[Given data]

——

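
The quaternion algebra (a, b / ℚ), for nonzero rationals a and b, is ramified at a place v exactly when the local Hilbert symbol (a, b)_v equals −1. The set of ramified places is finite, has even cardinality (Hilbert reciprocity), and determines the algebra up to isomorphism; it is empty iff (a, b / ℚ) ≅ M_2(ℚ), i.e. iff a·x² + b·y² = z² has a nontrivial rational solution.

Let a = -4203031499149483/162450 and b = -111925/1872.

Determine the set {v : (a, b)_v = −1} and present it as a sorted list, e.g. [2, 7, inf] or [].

(a, b) ≡ (-8294, -481) mod (ℚ^×)²; places V = {2, 3, 5, 7, 11, 13, 19, 23, 29, 37, ∞}.
(a,b)_7: α=2, u≡1; β=0, v≡4 (mod 7); (1|7)=+1, (4|7)=+1; sign (−1)^0·+1^0·+1^2 = +1.
(a,b)_3: α=-2, u≡1; β=-2, v≡2 (mod 3); (1|3)=+1, (2|3)=-1; sign (−1)^0·+1^-2·-1^-2 = +1.
(a,b)_5: α=-2, u≡4; β=2, v≡4 (mod 5); (4|5)=+1, (4|5)=+1; sign (−1)^0·+1^2·+1^-2 = +1.
(a,b)_37: α=2, u≡15; β=1, v≡29 (mod 37); (15|37)=-1, (29|37)=-1; sign (−1)^0·-1^1·-1^2 = -1.
(a,b)_13: α=5, u≡1; β=-1, v≡5 (mod 13); (1|13)=+1, (5|13)=-1; sign (−1)^0·+1^-1·-1^5 = -1.
(a,b)_∞: sgn(-8294)=−, sgn(-481)=−, so -1.
(a,b)_19: α=-2, u≡4; β=0, v≡8 (mod 19); (4|19)=+1, (8|19)=-1; sign (−1)^0·+1^0·-1^-2 = +1.
(a,b)_23: α=2, u≡18; β=0, v≡12 (mod 23); (18|23)=+1, (12|23)=+1; sign (−1)^0·+1^0·+1^2 = +1.
(a,b)_29: α=1, u≡28; β=0, v≡10 (mod 29); (28|29)=+1, (10|29)=-1; sign (−1)^0·+1^0·-1^1 = -1.
(a,b)_11: α=1, u≡5; β=2, v≡5 (mod 11); (5|11)=+1, (5|11)=+1; sign (−1)^0·+1^2·+1^1 = +1.
(a,b)_2: α=-1, β=-4; u≡5, v≡7 (mod 8); ε(u)ε(v)=0·1, αω(v)=-1·0, βω(u)=-4·1; sum ≡ 0  ⇒  +1.
|Ram(-8294, -481)| = 4, even; anisotropic at {13, 29, 37, ∞}.

[13, 29, 37, inf]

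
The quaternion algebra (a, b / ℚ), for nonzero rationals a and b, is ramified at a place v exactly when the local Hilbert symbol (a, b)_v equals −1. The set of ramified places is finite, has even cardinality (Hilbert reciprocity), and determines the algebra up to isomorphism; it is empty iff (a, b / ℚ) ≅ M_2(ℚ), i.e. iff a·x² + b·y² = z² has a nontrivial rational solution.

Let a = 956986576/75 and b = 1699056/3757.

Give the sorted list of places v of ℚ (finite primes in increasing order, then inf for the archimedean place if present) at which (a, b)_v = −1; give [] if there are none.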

——

[Problem description] Could you restate the records above word for word?

[Exercise solution]
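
The quaternion algebra (a, b / ℚ), for nonzero rationals a and b, is ramified at a place v exactly when the local Hilbert symbol (a, b)_v equals −1. The set of ramified places is finite, has even cardinality (Hilbert reciprocity), and determines the algebra up to isomorphism; it is empty iff (a, b / ℚ) ≅ M_2(ℚ), i.e. iff a·x² + b·y² = z² has a nontrivial rational solution.

Let a = -4203031499149483/162450 and b = -111925/1872.

Determine the set {v : (a, b)_v = −1} and present it as a sorted list, e.g. [2, 7, inf] or [].

(a, b) ≡ (-8294, -481) mod (ℚ^×)²; places V = {2, 3, 5, 7, 11, 13, 19, 23, 29, 37, ∞}.
(a,b)_7: α=2, u≡1; β=0, v≡4 (mod 7); (1|7)=+1, (4|7)=+1; sign (−1)^0·+1^0·+1^2 = +1.
(a,b)_3: α=-2, u≡1; β=-2, v≡2 (mod 3); (1|3)=+1, (2|3)=-1; sign (−1)^0·+1^-2·-1^-2 = +1.
(a,b)_5: α=-2, u≡4; β=2, v≡4 (mod 5); (4|5)=+1, (4|5)=+1; sign (−1)^0·+1^2·+1^-2 = +1.
(a,b)_37: α=2, u≡15; β=1, v≡29 (mod 37); (15|37)=-1, (29|37)=-1; sign (−1)^0·-1^1·-1^2 = -1.
(a,b)_13: α=5, u≡1; β=-1, v≡5 (mod 13); (1|13)=+1, (5|13)=-1; sign (−1)^0·+1^-1·-1^5 = -1.
(a,b)_∞: sgn(-8294)=−, sgn(-481)=−, so -1.
(a,b)_19: α=-2, u≡4; β=0, v≡8 (mod 19); (4|19)=+1, (8|19)=-1; sign (−1)^0·+1^0·-1^-2 = +1.
(a,b)_23: α=2, u≡18; β=0, v≡12 (mod 23); (18|23)=+1, (12|23)=+1; sign (−1)^0·+1^0·+1^2 = +1.
(a,b)_29: α=1, u≡28; β=0, v≡10 (mod 29); (28|29)=+1, (10|29)=-1; sign (−1)^0·+1^0·-1^1 = -1.
(a,b)_11: α=1, u≡5; β=2, v≡5 (mod 11); (5|11)=+1, (5|11)=+1; sign (−1)^0·+1^2·+1^1 = +1.
(a,b)_2: α=-1, β=-4; u≡5, v≡7 (mod 8); ε(u)ε(v)=0·1, αω(v)=-1·0, βω(u)=-4·1; sum ≡ 0  ⇒  +1.
|Ram(-8294, -481)| = 4, even; anisotropic at {13, 29, 37, ∞}.

[13, 29, 37, inf]

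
The quaternion algebra (a, b / ℚ), for nonzero rationals a and b, is ramified at a place v exactly when the local Hilbert symbol (a, b)_v equals −1. The set of ramified places is finite, has even cardinality (Hilbert reciprocity), and determines the algebra up to isomorphism; it is empty iff (a, b / ℚ) ≅ M_2(ℚ), i.e. iff a·x² + b·y² = z² has a nontrivial rational solution.

Let a = 956986576/75 and b = 1699056/3757.

Give the sorted list of places v of ℚ (finite primes in increasing order, then inf for the archimedean place if present) at which (a, b)_v = −1; give [] if there are none.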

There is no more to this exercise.